== SUPPLIED ENTRIES ==

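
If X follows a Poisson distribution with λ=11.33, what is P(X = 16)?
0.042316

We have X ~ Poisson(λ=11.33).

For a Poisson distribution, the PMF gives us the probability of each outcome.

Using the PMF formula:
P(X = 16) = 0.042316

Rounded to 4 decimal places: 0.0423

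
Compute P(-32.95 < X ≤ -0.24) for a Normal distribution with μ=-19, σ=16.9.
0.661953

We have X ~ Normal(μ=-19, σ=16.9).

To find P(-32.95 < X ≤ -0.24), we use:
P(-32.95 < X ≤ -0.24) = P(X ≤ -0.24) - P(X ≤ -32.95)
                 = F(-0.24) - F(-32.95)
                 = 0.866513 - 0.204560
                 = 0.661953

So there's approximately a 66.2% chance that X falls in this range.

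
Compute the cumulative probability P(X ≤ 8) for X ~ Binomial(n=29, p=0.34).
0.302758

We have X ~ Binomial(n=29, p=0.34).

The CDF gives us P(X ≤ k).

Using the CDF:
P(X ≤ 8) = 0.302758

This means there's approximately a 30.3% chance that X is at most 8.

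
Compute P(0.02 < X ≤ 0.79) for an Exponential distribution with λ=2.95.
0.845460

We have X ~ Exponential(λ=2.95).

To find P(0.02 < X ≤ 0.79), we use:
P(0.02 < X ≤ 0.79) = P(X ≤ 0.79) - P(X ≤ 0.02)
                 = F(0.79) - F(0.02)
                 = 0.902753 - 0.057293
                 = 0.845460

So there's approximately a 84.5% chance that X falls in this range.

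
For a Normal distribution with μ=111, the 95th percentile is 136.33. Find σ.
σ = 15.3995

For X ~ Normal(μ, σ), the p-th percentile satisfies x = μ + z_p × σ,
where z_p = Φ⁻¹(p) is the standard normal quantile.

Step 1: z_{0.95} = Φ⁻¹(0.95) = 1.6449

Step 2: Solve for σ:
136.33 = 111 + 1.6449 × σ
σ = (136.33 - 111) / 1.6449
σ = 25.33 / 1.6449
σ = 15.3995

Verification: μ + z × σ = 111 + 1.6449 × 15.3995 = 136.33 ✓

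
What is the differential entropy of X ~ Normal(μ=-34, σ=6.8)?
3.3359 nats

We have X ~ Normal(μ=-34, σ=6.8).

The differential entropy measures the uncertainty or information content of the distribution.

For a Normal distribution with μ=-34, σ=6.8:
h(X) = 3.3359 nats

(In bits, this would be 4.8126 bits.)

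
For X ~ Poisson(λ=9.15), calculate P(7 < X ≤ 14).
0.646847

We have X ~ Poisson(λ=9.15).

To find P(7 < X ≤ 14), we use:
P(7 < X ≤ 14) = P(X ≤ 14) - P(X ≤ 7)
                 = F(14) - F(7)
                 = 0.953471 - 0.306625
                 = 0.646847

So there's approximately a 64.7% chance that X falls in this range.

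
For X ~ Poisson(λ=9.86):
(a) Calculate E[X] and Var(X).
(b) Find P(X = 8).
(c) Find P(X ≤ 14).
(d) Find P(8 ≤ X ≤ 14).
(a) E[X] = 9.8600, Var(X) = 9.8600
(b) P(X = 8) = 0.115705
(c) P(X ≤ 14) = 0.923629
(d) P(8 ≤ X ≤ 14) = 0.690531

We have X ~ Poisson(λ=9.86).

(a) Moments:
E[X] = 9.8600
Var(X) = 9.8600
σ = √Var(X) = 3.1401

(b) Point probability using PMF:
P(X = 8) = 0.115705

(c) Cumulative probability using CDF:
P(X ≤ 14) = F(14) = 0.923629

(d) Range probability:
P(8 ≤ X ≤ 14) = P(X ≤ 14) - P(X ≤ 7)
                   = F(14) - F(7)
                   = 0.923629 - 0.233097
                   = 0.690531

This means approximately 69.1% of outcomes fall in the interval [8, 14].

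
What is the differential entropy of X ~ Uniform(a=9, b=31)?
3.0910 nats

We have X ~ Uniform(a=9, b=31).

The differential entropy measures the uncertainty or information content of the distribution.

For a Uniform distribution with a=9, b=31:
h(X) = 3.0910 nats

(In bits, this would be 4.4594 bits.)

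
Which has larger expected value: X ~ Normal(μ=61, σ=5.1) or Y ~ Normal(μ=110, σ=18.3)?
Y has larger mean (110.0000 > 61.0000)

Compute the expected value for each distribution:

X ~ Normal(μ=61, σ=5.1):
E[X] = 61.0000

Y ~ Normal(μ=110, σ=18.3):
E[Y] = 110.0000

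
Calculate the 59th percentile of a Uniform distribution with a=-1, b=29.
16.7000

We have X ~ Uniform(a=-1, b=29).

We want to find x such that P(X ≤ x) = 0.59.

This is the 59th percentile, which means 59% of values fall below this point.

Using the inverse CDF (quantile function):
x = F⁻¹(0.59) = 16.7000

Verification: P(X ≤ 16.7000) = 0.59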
==
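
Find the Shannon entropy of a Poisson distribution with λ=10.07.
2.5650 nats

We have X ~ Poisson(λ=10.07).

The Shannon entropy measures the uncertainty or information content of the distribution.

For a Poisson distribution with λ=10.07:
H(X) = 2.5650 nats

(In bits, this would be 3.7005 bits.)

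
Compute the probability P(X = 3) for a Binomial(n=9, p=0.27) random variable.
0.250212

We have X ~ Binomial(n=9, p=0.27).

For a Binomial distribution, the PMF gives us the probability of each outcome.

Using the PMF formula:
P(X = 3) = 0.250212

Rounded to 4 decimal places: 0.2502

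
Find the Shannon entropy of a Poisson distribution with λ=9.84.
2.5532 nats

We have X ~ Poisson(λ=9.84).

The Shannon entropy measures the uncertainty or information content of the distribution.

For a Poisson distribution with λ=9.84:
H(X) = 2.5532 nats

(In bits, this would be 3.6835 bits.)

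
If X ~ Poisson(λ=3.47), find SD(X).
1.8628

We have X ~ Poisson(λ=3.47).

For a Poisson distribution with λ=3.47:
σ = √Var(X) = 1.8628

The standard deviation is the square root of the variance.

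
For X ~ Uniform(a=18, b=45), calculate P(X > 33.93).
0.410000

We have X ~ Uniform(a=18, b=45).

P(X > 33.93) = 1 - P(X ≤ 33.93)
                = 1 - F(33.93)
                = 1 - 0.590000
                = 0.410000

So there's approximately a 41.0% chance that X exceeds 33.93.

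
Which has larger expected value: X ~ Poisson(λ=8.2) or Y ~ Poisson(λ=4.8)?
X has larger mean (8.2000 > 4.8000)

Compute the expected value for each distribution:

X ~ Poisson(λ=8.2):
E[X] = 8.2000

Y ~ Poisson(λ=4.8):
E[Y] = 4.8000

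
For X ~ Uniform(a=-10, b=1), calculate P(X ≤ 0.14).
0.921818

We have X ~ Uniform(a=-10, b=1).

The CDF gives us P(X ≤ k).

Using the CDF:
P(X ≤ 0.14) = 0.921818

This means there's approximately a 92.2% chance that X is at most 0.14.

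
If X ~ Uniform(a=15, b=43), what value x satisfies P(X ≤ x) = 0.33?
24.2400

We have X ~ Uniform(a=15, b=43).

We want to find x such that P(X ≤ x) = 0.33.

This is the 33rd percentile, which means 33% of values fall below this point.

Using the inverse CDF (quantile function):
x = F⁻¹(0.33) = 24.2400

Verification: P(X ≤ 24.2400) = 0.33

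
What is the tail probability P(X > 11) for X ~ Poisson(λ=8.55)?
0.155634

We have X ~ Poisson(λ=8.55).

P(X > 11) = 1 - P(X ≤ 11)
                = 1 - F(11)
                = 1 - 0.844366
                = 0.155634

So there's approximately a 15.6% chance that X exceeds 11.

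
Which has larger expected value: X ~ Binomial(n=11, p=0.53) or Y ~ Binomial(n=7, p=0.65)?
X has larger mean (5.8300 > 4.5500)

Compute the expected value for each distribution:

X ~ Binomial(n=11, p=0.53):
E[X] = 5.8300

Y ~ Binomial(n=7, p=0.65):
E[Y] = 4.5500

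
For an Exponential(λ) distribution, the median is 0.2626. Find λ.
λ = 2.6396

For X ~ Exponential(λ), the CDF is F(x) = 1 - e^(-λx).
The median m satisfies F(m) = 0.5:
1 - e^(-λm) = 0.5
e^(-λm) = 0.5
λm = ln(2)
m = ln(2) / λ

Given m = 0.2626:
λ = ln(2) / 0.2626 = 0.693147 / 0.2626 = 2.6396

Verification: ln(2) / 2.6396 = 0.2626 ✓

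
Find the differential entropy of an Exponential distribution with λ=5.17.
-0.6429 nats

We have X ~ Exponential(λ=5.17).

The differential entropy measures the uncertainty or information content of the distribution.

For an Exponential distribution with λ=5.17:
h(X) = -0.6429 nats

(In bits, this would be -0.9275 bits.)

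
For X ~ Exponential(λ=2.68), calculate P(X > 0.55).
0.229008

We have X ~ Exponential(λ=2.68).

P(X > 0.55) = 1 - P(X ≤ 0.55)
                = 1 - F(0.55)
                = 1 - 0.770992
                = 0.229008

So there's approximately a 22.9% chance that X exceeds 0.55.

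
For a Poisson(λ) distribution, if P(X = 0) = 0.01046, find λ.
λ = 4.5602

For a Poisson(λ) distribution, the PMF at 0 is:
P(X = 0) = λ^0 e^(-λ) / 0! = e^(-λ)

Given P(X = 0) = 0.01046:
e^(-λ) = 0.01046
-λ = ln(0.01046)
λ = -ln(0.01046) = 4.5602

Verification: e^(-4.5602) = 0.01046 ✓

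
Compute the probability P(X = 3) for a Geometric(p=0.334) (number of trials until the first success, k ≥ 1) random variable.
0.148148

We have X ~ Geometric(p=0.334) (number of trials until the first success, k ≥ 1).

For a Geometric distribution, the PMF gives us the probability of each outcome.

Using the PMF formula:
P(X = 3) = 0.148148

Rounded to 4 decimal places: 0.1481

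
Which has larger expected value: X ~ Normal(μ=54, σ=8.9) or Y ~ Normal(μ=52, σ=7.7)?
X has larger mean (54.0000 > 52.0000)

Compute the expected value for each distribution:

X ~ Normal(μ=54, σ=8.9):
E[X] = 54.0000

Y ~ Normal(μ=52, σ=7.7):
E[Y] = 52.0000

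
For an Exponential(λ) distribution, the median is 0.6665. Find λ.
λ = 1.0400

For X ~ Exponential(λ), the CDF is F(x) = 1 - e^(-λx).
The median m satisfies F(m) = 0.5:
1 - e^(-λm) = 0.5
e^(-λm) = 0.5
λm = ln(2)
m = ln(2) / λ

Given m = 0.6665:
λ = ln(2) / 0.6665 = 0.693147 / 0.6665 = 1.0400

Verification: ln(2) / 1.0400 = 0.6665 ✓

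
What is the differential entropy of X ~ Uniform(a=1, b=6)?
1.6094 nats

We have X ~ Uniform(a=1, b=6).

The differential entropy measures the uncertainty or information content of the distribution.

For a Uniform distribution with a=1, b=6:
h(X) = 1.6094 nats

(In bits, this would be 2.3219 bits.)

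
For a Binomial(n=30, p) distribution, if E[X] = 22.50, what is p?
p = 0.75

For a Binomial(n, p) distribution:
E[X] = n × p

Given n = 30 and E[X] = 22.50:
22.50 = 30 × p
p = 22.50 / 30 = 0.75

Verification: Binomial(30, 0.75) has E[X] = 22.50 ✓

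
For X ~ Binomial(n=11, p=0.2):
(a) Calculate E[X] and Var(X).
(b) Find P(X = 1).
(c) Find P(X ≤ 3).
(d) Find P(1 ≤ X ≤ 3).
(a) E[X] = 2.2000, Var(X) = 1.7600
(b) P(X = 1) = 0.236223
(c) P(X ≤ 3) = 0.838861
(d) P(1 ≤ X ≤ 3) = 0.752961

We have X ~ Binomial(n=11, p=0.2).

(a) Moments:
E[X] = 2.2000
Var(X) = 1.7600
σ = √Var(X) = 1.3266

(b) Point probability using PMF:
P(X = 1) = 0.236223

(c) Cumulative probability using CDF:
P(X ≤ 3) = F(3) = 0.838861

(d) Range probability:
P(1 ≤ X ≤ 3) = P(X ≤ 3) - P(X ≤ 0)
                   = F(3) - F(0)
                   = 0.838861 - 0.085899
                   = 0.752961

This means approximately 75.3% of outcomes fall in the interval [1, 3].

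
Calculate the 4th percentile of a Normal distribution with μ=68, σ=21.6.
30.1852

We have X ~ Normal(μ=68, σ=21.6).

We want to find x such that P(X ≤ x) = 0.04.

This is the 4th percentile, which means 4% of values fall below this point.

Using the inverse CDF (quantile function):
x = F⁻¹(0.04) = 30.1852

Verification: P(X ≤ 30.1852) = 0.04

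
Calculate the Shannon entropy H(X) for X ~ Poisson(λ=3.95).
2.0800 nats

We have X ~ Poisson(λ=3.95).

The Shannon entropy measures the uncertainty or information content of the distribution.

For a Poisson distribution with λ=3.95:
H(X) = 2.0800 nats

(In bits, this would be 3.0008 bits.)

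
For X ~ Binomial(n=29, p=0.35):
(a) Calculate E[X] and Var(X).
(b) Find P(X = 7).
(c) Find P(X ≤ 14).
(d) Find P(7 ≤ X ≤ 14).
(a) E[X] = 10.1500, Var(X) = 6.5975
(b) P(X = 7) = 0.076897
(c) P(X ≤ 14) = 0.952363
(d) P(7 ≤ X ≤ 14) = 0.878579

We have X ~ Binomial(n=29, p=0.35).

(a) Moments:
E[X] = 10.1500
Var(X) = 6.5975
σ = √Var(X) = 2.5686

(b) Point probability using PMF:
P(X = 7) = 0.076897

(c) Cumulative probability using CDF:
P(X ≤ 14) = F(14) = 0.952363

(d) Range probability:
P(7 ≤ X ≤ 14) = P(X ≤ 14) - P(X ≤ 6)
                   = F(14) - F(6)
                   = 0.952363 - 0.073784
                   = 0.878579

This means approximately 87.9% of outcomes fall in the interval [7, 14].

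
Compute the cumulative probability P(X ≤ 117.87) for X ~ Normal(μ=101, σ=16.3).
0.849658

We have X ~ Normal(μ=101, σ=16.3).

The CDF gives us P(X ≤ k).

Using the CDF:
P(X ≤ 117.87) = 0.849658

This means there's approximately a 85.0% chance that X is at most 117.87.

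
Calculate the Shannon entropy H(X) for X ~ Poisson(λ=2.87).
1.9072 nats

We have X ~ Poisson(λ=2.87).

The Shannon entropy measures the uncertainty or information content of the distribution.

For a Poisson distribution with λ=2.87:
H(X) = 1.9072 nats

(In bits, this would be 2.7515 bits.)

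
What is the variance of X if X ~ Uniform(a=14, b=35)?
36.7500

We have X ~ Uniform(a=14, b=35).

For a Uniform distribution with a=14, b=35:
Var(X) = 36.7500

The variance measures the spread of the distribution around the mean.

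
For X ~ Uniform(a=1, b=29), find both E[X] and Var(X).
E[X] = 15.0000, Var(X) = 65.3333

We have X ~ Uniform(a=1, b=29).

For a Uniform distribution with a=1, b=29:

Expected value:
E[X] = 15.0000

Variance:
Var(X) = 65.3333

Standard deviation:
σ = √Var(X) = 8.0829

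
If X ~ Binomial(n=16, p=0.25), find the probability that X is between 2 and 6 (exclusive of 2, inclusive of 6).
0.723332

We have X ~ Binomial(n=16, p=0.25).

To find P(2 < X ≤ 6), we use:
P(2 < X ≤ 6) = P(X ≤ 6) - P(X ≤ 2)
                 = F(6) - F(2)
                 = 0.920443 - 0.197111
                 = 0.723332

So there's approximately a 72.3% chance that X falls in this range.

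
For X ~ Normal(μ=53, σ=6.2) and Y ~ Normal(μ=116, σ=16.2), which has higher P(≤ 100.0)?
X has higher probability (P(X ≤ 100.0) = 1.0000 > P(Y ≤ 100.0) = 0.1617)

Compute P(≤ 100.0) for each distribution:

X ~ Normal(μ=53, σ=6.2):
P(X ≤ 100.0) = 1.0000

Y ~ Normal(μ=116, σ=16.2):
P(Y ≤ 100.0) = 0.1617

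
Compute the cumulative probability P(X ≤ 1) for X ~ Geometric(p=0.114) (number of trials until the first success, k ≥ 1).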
* * *
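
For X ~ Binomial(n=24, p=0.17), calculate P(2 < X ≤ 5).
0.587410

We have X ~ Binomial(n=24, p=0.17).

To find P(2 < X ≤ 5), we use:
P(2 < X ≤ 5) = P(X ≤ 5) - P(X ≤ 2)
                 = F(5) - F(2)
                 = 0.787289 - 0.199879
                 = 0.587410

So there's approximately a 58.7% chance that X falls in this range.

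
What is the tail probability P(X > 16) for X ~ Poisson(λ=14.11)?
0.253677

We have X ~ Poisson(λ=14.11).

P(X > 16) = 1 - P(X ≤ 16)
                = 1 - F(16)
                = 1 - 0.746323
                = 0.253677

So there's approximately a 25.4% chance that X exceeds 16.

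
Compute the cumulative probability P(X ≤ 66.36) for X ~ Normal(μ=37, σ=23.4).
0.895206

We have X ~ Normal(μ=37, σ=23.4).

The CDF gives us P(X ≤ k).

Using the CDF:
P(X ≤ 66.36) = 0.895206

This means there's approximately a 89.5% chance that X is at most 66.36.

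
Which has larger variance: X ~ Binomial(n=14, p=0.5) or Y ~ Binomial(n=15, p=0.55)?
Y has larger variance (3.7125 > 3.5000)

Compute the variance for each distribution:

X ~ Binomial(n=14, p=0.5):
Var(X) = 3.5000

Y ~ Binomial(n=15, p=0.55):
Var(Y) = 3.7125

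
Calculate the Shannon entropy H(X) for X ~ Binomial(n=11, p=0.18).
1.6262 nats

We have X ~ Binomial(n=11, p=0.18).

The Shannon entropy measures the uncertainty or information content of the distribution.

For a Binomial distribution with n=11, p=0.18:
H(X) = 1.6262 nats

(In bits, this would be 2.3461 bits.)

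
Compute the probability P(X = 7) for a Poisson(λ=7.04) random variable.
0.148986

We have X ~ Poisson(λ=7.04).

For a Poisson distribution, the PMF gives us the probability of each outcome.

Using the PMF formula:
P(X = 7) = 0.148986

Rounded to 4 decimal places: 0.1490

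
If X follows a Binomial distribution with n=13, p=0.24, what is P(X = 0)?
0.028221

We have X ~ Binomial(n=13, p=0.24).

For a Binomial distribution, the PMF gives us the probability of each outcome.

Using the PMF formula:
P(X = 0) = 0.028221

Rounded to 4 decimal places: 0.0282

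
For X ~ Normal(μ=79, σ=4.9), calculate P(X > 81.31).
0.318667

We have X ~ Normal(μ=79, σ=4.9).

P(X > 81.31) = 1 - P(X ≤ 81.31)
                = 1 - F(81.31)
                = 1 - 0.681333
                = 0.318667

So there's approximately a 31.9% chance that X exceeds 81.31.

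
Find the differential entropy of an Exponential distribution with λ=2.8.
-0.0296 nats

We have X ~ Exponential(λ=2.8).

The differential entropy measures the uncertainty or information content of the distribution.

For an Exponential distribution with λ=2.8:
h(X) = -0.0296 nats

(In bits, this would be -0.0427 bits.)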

== YOUR OBJECTIVE ==
All that is wanted is the stretch of lines above from the one containing "What is the differential entropy of X ~ Uniform(a=1, b=6)?" through the one containing "(c) Find P(X ≤ 3).", duplicated exactly.

== EXERCISE ANSWER ==
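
What is the differential entropy of X ~ Uniform(a=1, b=6)?
1.6094 nats

We have X ~ Uniform(a=1, b=6).

The differential entropy measures the uncertainty or information content of the distribution.

For a Uniform distribution with a=1, b=6:
h(X) = 1.6094 nats

(In bits, this would be 2.3219 bits.)

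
For a Binomial(n=30, p) distribution, if E[X] = 22.50, what is p?
p = 0.75

For a Binomial(n, p) distribution:
E[X] = n × p

Given n = 30 and E[X] = 22.50:
22.50 = 30 × p
p = 22.50 / 30 = 0.75

Verification: Binomial(30, 0.75) has E[X] = 22.50 ✓

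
For X ~ Binomial(n=11, p=0.2):
(a) Calculate E[X] and Var(X).
(b) Find P(X = 1).
(c) Find P(X ≤ 3).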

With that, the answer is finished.